WHAT IS EXPECTED | For each line of the listing that contains "Caches", make a copy and return it.

DATA |

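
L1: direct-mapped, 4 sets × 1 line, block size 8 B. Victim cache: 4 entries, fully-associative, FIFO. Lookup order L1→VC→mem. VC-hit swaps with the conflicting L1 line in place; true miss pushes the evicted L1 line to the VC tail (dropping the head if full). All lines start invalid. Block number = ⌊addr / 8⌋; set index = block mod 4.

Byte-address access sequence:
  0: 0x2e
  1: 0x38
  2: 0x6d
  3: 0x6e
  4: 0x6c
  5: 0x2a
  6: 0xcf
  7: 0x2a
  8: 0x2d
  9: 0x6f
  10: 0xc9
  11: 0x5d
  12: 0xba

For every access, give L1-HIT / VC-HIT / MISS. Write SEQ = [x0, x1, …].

0: 0x2e (blk 5, set 1) → MISS  vc=[]
1: 0x38 (blk 7, set 3) → MISS  vc=[]
2: 0x6d (blk 13, set 1) → MISS  vc=[5]
3: 0x6e (blk 13, set 1) → L1-HIT  vc=[5]
4: 0x6c (blk 13, set 1) → L1-HIT  vc=[5]
5: 0x2a (blk 5, set 1) → VC-HIT  vc=[13]
6: 0xcf (blk 25, set 1) → MISS  vc=[13, 5]
7: 0x2a (blk 5, set 1) → VC-HIT  vc=[13, 25]
8: 0x2d (blk 5, set 1) → L1-HIT  vc=[13, 25]
9: 0x6f (blk 13, set 1) → VC-HIT  vc=[5, 25]
10: 0xc9 (blk 25, set 1) → VC-HIT  vc=[5, 13]
11: 0x5d (blk 11, set 3) → MISS  vc=[5, 13, 7]
12: 0xba (blk 23, set 3) → MISS  vc=[5, 13, 7, 11]

SEQ = [MISS, MISS, MISS, L1-HIT, L1-HIT, VC-HIT, MISS, VC-HIT, L1-HIT, VC-HIT, VC-HIT, MISS, MISS]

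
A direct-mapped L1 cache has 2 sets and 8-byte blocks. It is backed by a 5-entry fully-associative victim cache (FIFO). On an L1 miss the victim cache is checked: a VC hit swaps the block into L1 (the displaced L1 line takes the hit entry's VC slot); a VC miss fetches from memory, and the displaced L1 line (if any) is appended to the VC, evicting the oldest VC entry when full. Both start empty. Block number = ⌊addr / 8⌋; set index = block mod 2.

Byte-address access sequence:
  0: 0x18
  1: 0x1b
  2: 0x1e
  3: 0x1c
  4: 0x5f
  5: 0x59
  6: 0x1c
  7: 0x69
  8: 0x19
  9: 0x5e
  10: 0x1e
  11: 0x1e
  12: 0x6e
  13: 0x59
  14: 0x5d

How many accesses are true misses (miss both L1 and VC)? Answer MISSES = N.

0: 0x18 (blk 3, set 1) → MISS  vc=[]
1: 0x1b (blk 3, set 1) → L1-HIT  vc=[]
2: 0x1e (blk 3, set 1) → L1-HIT  vc=[]
3: 0x1c (blk 3, set 1) → L1-HIT  vc=[]
4: 0x5f (blk 11, set 1) → MISS  vc=[3]
5: 0x59 (blk 11, set 1) → L1-HIT  vc=[3]
6: 0x1c (blk 3, set 1) → VC-HIT  vc=[11]
7: 0x69 (blk 13, set 1) → MISS  vc=[11, 3]
8: 0x19 (blk 3, set 1) → VC-HIT  vc=[11, 13]
9: 0x5e (blk 11, set 1) → VC-HIT  vc=[3, 13]
10: 0x1e (blk 3, set 1) → VC-HIT  vc=[11, 13]
11: 0x1e (blk 3, set 1) → L1-HIT  vc=[11, 13]
12: 0x6e (blk 13, set 1) → VC-HIT  vc=[11, 3]
13: 0x59 (blk 11, set 1) → VC-HIT  vc=[13, 3]
14: 0x5d (blk 11, set 1) → L1-HIT  vc=[13, 3]

MISSES = 3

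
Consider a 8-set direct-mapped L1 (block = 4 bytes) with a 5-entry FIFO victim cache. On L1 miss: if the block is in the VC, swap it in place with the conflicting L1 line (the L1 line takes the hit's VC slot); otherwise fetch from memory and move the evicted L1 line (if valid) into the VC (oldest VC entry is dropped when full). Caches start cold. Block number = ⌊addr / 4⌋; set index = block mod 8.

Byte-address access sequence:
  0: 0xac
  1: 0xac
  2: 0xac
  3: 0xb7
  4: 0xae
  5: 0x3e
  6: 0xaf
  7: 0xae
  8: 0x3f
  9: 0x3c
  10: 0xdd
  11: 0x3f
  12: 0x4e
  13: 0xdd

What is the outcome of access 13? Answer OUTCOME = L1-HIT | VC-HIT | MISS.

  [0] addr=0xac blk=43 s=3: MISS | VC []
  [1] addr=0xac blk=43 s=3: L1-HIT | VC []
  [2] addr=0xac blk=43 s=3: L1-HIT | VC []
  [3] addr=0xb7 blk=45 s=5: MISS | VC []
  [4] addr=0xae blk=43 s=3: L1-HIT | VC []
  [5] addr=0x3e blk=15 s=7: MISS | VC []
  [6] addr=0xaf blk=43 s=3: L1-HIT | VC []
  [7] addr=0xae blk=43 s=3: L1-HIT | VC []
  [8] addr=0x3f blk=15 s=7: L1-HIT | VC []
  [9] addr=0x3c blk=15 s=7: L1-HIT | VC []
  [10] addr=0xdd blk=55 s=7: MISS | VC [15]
  [11] addr=0x3f blk=15 s=7: VC-HIT | VC [55]
  [12] addr=0x4e blk=19 s=3: MISS | VC [55, 43]
  [13] addr=0xdd blk=55 s=7: VC-HIT | VC [15, 43]

OUTCOME = VC-HIT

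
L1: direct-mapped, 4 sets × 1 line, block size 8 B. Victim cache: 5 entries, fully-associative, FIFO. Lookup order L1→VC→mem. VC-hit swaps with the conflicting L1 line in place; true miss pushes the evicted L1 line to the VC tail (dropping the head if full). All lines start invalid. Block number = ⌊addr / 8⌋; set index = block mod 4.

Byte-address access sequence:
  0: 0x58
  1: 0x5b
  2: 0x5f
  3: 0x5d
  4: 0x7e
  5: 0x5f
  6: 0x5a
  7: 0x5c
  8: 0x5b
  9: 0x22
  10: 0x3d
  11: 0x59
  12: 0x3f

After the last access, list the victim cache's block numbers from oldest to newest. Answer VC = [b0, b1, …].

VC = [15, 11]

#0 0x58→b11/s3 MISS; vc=[]
#1 0x5b→b11/s3 L1-HIT; vc=[]
#2 0x5f→b11/s3 L1-HIT; vc=[]
#3 0x5d→b11/s3 L1-HIT; vc=[]
#4 0x7e→b15/s3 MISS; vc=[11]
#5 0x5f→b11/s3 VC-HIT; vc=[15]
#6 0x5a→b11/s3 L1-HIT; vc=[15]
#7 0x5c→b11/s3 L1-HIT; vc=[15]
#8 0x5b→b11/s3 L1-HIT; vc=[15]
#9 0x22→b4/s0 MISS; vc=[15]
#10 0x3d→b7/s3 MISS; vc=[15,11]
#11 0x59→b11/s3 VC-HIT; vc=[15,7]
#12 0x3f→b7/s3 VC-HIT; vc=[15,11]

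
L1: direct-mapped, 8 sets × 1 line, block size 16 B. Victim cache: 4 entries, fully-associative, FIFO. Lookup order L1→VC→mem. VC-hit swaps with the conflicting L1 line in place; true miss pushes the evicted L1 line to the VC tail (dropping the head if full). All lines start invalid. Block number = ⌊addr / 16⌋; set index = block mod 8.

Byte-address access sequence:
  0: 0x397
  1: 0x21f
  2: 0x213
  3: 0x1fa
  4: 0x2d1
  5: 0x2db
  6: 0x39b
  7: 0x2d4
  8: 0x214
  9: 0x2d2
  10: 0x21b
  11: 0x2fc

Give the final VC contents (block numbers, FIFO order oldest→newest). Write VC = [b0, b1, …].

0: 0x397 (blk 57, set 1) → MISS  vc=[]
1: 0x21f (blk 33, set 1) → MISS  vc=[57]
2: 0x213 (blk 33, set 1) → L1-HIT  vc=[57]
3: 0x1fa (blk 31, set 7) → MISS  vc=[57]
4: 0x2d1 (blk 45, set 5) → MISS  vc=[57]
5: 0x2db (blk 45, set 5) → L1-HIT  vc=[57]
6: 0x39b (blk 57, set 1) → VC-HIT  vc=[33]
7: 0x2d4 (blk 45, set 5) → L1-HIT  vc=[33]
8: 0x214 (blk 33, set 1) → VC-HIT  vc=[57]
9: 0x2d2 (blk 45, set 5) → L1-HIT  vc=[57]
10: 0x21b (blk 33, set 1) → L1-HIT  vc=[57]
11: 0x2fc (blk 47, set 7) → MISS  vc=[57, 31]

VC = [57, 31]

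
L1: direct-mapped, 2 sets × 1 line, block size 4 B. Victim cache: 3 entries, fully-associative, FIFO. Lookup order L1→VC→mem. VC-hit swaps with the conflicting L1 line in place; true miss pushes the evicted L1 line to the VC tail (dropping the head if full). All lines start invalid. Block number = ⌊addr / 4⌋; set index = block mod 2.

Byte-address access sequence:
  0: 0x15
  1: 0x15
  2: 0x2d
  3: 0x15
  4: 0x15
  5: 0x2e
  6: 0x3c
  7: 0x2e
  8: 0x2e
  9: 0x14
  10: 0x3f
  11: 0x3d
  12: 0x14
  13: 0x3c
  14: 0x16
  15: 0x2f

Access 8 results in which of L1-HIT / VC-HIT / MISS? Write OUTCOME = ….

#0 0x15→b5/s1 MISS; vc=[]
#1 0x15→b5/s1 L1-HIT; vc=[]
#2 0x2d→b11/s1 MISS; vc=[5]
#3 0x15→b5/s1 VC-HIT; vc=[11]
#4 0x15→b5/s1 L1-HIT; vc=[11]
#5 0x2e→b11/s1 VC-HIT; vc=[5]
#6 0x3c→b15/s1 MISS; vc=[5,11]
#7 0x2e→b11/s1 VC-HIT; vc=[5,15]
#8 0x2e→b11/s1 L1-HIT; vc=[5,15]
#9 0x14→b5/s1 VC-HIT; vc=[11,15]
#10 0x3f→b15/s1 VC-HIT; vc=[11,5]
#11 0x3d→b15/s1 L1-HIT; vc=[11,5]
#12 0x14→b5/s1 VC-HIT; vc=[11,15]
#13 0x3c→b15/s1 VC-HIT; vc=[11,5]
#14 0x16→b5/s1 VC-HIT; vc=[11,15]
#15 0x2f→b11/s1 VC-HIT; vc=[5,15]

OUTCOME = L1-HIT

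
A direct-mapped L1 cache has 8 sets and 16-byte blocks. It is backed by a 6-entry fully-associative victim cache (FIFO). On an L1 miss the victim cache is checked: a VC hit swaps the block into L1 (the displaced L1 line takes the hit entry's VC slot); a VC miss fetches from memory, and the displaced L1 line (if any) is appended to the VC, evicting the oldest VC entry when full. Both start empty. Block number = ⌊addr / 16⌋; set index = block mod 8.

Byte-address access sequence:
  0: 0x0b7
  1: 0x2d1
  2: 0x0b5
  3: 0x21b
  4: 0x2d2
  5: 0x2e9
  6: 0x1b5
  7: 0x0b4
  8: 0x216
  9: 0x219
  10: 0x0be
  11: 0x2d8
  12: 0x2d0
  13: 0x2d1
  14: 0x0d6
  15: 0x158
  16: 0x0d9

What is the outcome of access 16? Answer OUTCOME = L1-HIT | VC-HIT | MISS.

  [0] addr=0xb7 blk=11 s=3: MISS | VC []
  [1] addr=0x2d1 blk=45 s=5: MISS | VC []
  [2] addr=0xb5 blk=11 s=3: L1-HIT | VC []
  [3] addr=0x21b blk=33 s=1: MISS | VC []
  [4] addr=0x2d2 blk=45 s=5: L1-HIT | VC []
  [5] addr=0x2e9 blk=46 s=6: MISS | VC []
  [6] addr=0x1b5 blk=27 s=3: MISS | VC [11]
  [7] addr=0xb4 blk=11 s=3: VC-HIT | VC [27]
  [8] addr=0x216 blk=33 s=1: L1-HIT | VC [27]
  [9] addr=0x219 blk=33 s=1: L1-HIT | VC [27]
  [10] addr=0xbe blk=11 s=3: L1-HIT | VC [27]
  [11] addr=0x2d8 blk=45 s=5: L1-HIT | VC [27]
  [12] addr=0x2d0 blk=45 s=5: L1-HIT | VC [27]
  [13] addr=0x2d1 blk=45 s=5: L1-HIT | VC [27]
  [14] addr=0xd6 blk=13 s=5: MISS | VC [27, 45]
  [15] addr=0x158 blk=21 s=5: MISS | VC [27, 45, 13]
  [16] addr=0xd9 blk=13 s=5: VC-HIT | VC [27, 45, 21]

OUTCOME = VC-HIT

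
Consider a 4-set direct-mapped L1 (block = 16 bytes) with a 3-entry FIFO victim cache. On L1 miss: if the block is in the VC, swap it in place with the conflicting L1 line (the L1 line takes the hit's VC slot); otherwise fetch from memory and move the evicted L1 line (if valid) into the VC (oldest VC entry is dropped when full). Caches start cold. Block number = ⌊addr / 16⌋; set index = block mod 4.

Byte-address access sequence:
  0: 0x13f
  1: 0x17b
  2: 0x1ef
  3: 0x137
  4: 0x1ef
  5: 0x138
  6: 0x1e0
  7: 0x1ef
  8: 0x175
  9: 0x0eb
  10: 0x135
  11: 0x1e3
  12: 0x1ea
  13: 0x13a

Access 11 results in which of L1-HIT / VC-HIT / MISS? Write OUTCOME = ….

OUTCOME = VC-HIT

0: 0x13f (blk 19, set 3) → MISS  vc=[]
1: 0x17b (blk 23, set 3) → MISS  vc=[19]
2: 0x1ef (blk 30, set 2) → MISS  vc=[19]
3: 0x137 (blk 19, set 3) → VC-HIT  vc=[23]
4: 0x1ef (blk 30, set 2) → L1-HIT  vc=[23]
5: 0x138 (blk 19, set 3) → L1-HIT  vc=[23]
6: 0x1e0 (blk 30, set 2) → L1-HIT  vc=[23]
7: 0x1ef (blk 30, set 2) → L1-HIT  vc=[23]
8: 0x175 (blk 23, set 3) → VC-HIT  vc=[19]
9: 0xeb (blk 14, set 2) → MISS  vc=[19, 30]
10: 0x135 (blk 19, set 3) → VC-HIT  vc=[23, 30]
11: 0x1e3 (blk 30, set 2) → VC-HIT  vc=[23, 14]
12: 0x1ea (blk 30, set 2) → L1-HIT  vc=[23, 14]
13: 0x13a (blk 19, set 3) → L1-HIT  vc=[23, 14]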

SOLUTION FOR THIS TASK |
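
Consider a 8-set direct-mapped L1 (block = 4 bytes) with a 5-entry FIFO victim cache. On L1 miss: if the block is in the VC, swap it in place with the conflicting L1 line (the L1 line takes the hit's VC slot); otherwise fetch from memory and move the evicted L1 line (if valid) into the VC (oldest VC entry is dropped when full). Caches start cold. Block number = ⌊addr / 4⌋; set index = block mod 8.
Consider a 4-set direct-mapped L1 (block = 16 bytes) with a 3-entry FIFO victim cache. On L1 miss: if the block is in the VC, swap it in place with the conflicting L1 line (the L1 line takes the hit's VC slot); otherwise fetch from memory and move the evicted L1 line (if valid) into the VC (oldest VC entry is dropped when full). Caches start cold. Block number = ⌊addr / 16⌋; set index = block mod 4.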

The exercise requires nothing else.